(Dataset entries)
***

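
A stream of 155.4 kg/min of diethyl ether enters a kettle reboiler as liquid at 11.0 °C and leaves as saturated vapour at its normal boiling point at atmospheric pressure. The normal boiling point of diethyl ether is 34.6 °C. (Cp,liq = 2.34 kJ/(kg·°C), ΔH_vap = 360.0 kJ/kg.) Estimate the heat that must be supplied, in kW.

Q = 1080 kW

liquid 11.0→34.6 °C: 55.224 kJ/kg
vaporisation at 34.6 °C: 360 kJ/kg
Δh = 55.224 + 360 = 415.22 kJ/kg
Q = ṁ·Δh = 155.4 kg/min × 415.22 kJ/kg = 64526 kJ/min
|Q| = 1075.4 kW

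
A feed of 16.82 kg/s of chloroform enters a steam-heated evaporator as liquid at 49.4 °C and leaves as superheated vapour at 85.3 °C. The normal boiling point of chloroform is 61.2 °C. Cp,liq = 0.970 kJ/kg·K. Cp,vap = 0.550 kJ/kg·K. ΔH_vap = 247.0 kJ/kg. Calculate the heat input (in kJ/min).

liquid 49.4→61.2 °C: 11.446 kJ/kg
vaporisation at 61.2 °C: 247 kJ/kg
vapour 61.2→85.3 °C: 13.255 kJ/kg
Δh = 11.446 + 247 + 13.255 = 271.7 kJ/kg
Q = ṁ·Δh = 16.82 kg/s × 271.7 kJ/kg = 4570 kJ/s
|Q| = 4570 kW = 274200 kJ/min

Q = 274000 kJ/min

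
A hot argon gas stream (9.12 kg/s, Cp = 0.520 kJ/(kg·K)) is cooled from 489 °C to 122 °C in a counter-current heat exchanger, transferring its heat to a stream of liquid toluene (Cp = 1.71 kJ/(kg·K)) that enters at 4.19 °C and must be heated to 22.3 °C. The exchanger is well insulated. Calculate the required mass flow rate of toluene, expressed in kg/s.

Heat released by hot stream: Q = 9.12 × 0.520 × (489 − 122) = 1740.5 kJ/s
Energy balance on cold side (adiabatic exchanger): Q = ṁ_c·Cp_c·(T_c,out − T_c,in)
ṁ_c = 1740.5 / [1.71 × (22.3 − 4.19)] = 56.202 kg/s

ṁ_c = 56.2 kg/s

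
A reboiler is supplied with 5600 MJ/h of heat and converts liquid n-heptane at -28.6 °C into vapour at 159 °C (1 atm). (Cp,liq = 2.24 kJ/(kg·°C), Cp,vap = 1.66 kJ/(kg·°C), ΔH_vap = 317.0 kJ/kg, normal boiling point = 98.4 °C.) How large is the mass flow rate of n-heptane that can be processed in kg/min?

Δh = 2.24×(98.4−-28.6) + 317.0 + 1.66×(159−98.4) = 702.08 kJ/kg
Q = 5600 MJ/h = 1555.6 kJ/s = 93333 kJ/min
ṁ = Q/Δh = 93333 / 702.08 = 132.94 kg/min

ṁ = 133 kg/min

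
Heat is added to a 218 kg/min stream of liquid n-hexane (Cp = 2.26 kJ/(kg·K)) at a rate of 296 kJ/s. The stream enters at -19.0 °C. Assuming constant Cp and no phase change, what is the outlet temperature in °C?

T_out = 17.0 °C

Q = 296 kJ/s = 17760 kJ/min
ΔT = Q/(ṁ·Cp) = 17760/(218×2.26) = 36.048 K
T_out = -19.0 + 36.048 = 17.048 °C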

***

Take the lines above and print them exactly.

◆ **Answer to the problem**
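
A stream of 155.4 kg/min of diethyl ether enters a kettle reboiler as liquid at 11.0 °C and leaves as saturated vapour at its normal boiling point at atmospheric pressure. The normal boiling point of diethyl ether is 34.6 °C. (Cp,liq = 2.34 kJ/(kg·°C), ΔH_vap = 360.0 kJ/kg.) Estimate the heat that must be supplied, in kW.

Q = 1080 kW

liquid 11.0→34.6 °C: 55.224 kJ/kg
vaporisation at 34.6 °C: 360 kJ/kg
Δh = 55.224 + 360 = 415.22 kJ/kg
Q = ṁ·Δh = 155.4 kg/min × 415.22 kJ/kg = 64526 kJ/min
|Q| = 1075.4 kW

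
A feed of 16.82 kg/s of chloroform enters a steam-heated evaporator as liquid at 49.4 °C and leaves as superheated vapour at 85.3 °C. The normal boiling point of chloroform is 61.2 °C. Cp,liq = 0.970 kJ/kg·K. Cp,vap = 0.550 kJ/kg·K. ΔH_vap = 247.0 kJ/kg. Calculate the heat input (in kJ/min).

liquid 49.4→61.2 °C: 11.446 kJ/kg
vaporisation at 61.2 °C: 247 kJ/kg
vapour 61.2→85.3 °C: 13.255 kJ/kg
Δh = 11.446 + 247 + 13.255 = 271.7 kJ/kg
Q = ṁ·Δh = 16.82 kg/s × 271.7 kJ/kg = 4570 kJ/s
|Q| = 4570 kW = 274200 kJ/min

Q = 274000 kJ/min

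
A hot argon gas stream (9.12 kg/s, Cp = 0.520 kJ/(kg·K)) is cooled from 489 °C to 122 °C in a counter-current heat exchanger, transferring its heat to a stream of liquid toluene (Cp = 1.71 kJ/(kg·K)) that enters at 4.19 °C and must be heated to 22.3 °C. The exchanger is well insulated. Calculate the required mass flow rate of toluene, expressed in kg/s.

Heat released by hot stream: Q = 9.12 × 0.520 × (489 − 122) = 1740.5 kJ/s
Energy balance on cold side (adiabatic exchanger): Q = ṁ_c·Cp_c·(T_c,out − T_c,in)
ṁ_c = 1740.5 / [1.71 × (22.3 − 4.19)] = 56.202 kg/s

ṁ_c = 56.2 kg/s

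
A reboiler is supplied with 5600 MJ/h of heat and converts liquid n-heptane at -28.6 °C into vapour at 159 °C (1 atm). (Cp,liq = 2.24 kJ/(kg·°C), Cp,vap = 1.66 kJ/(kg·°C), ΔH_vap = 317.0 kJ/kg, normal boiling point = 98.4 °C.) How large is the mass flow rate of n-heptane that can be processed in kg/min?

Δh = 2.24×(98.4−-28.6) + 317.0 + 1.66×(159−98.4) = 702.08 kJ/kg
Q = 5600 MJ/h = 1555.6 kJ/s = 93333 kJ/min
ṁ = Q/Δh = 93333 / 702.08 = 132.94 kg/min

ṁ = 133 kg/min

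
Heat is added to a 218 kg/min stream of liquid n-hexane (Cp = 2.26 kJ/(kg·K)) at a rate of 296 kJ/s. The stream enters at -19.0 °C. Assuming constant Cp and no phase change, what is the outlet temperature in °C?

T_out = 17.0 °C

Q = 296 kJ/s = 17760 kJ/min
ΔT = Q/(ṁ·Cp) = 17760/(218×2.26) = 36.048 K
T_out = -19.0 + 36.048 = 17.048 °C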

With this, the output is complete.